## Task brief
Please reproduce, exactly and in full, the lines from the one containing "Using the same encoding, what is storm" to the end of the material below.

## Data provided
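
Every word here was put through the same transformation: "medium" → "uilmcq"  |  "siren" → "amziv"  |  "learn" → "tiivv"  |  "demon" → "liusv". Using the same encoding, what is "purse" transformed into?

xyzwm

Shifts by position in medium: pos 0: m→u (+8), pos 1: e→i (+4), pos 2: d→l (+8), pos 3: i→m (+4) — repeating every 2. A repeating key of period 2 is used — shifts +8, +4 over and over.
For purse: p+8=x, u+4=y, r+8=z, s+4=w, e+8=m.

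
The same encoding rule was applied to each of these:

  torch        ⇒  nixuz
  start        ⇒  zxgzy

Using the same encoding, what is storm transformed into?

The output letters match the input read backwards, each shifted +6: torch reversed is hcrot. Two steps: reverse the string, then apply a Caesar shift of +6.
Applying it to storm: reverse → mrots; then shift: m+6=s, r+6=x, o+6=u, t+6=z, s+6=y.

sxuzy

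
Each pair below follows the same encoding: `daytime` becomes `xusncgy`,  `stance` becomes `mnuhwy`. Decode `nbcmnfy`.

Compare letters: d→x is +20, a→u is +20, y→s is +20 — a constant shift. Every letter moves 20 places later in the alphabet, wrapping around z→a.
Reversing it on nbcmnfy: n−20=t, b−20=h, c−20=i, m−20=s, n−20=t, f−20=l, y−20=e.

thistle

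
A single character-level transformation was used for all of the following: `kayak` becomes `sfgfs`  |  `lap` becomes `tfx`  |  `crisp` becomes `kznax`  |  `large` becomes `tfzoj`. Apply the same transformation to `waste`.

efabj

Vowels shift forward by 5 and consonants shift forward by 8.
Applying it to waste: w(cons)+8=e, a(vowel)+5=f, s(cons)+8=a, t(cons)+8=b, e(vowel)+5=j.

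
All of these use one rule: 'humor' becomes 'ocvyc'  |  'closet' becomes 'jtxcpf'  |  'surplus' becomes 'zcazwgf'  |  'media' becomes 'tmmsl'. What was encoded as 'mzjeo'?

fraud

In humor: h→o is +7, u→c is +8, m→v is +9, o→y is +10 — the shift increases by 1 each position. Each letter shifts forward by (position + 7), i.e. 7, 8, 9, … — the shift grows by one for each successive letter.
Decoding mzjeo: m−7=f, z−8=r, j−9=a, e−10=u, o−11=d.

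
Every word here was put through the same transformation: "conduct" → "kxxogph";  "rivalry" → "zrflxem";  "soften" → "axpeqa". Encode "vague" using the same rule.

djqfq

In conduct: c→k is +8, o→x is +9, n→x is +10, d→o is +11 — the shift increases by 1 each position. Each letter shifts forward by (position + 8), i.e. 8, 9, 10, … — the shift grows by one for each successive letter.
For vague: v+8=d, a+9=j, g+10=q, u+11=f, e+12=q.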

## Expected answer
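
Using the same encoding, what is storm transformed into?

The output letters match the input read backwards, each shifted +6: torch reversed is hcrot. Two steps: reverse the string, then apply a Caesar shift of +6.
Applying it to storm: reverse → mrots; then shift: m+6=s, r+6=x, o+6=u, t+6=z, s+6=y.

sxuzy

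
Each pair below follows the same encoding: `daytime` becomes `xusncgy`,  `stance` becomes `mnuhwy`. Decode `nbcmnfy`.

Compare letters: d→x is +20, a→u is +20, y→s is +20 — a constant shift. Every letter moves 20 places later in the alphabet, wrapping around z→a.
Reversing it on nbcmnfy: n−20=t, b−20=h, c−20=i, m−20=s, n−20=t, f−20=l, y−20=e.

thistle

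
A single character-level transformation was used for all of the following: `kayak` becomes `sfgfs`  |  `lap` becomes `tfx`  |  `crisp` becomes `kznax`  |  `large` becomes `tfzoj`. Apply the same transformation to `waste`.

efabj

Vowels shift forward by 5 and consonants shift forward by 8.
Applying it to waste: w(cons)+8=e, a(vowel)+5=f, s(cons)+8=a, t(cons)+8=b, e(vowel)+5=j.

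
All of these use one rule: 'humor' becomes 'ocvyc'  |  'closet' becomes 'jtxcpf'  |  'surplus' becomes 'zcazwgf'  |  'media' becomes 'tmmsl'. What was encoded as 'mzjeo'?

fraud

In humor: h→o is +7, u→c is +8, m→v is +9, o→y is +10 — the shift increases by 1 each position. Each letter shifts forward by (position + 7), i.e. 7, 8, 9, … — the shift grows by one for each successive letter.
Decoding mzjeo: m−7=f, z−8=r, j−9=a, e−10=u, o−11=d.

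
Every word here was put through the same transformation: "conduct" → "kxxogph";  "rivalry" → "zrflxem";  "soften" → "axpeqa". Encode "vague" using the same rule.

djqfq

In conduct: c→k is +8, o→x is +9, n→x is +10, d→o is +11 — the shift increases by 1 each position. Each letter shifts forward by (position + 8), i.e. 8, 9, 10, … — the shift grows by one for each successive letter.
For vague: v+8=d, a+9=j, g+10=q, u+11=f, e+12=q.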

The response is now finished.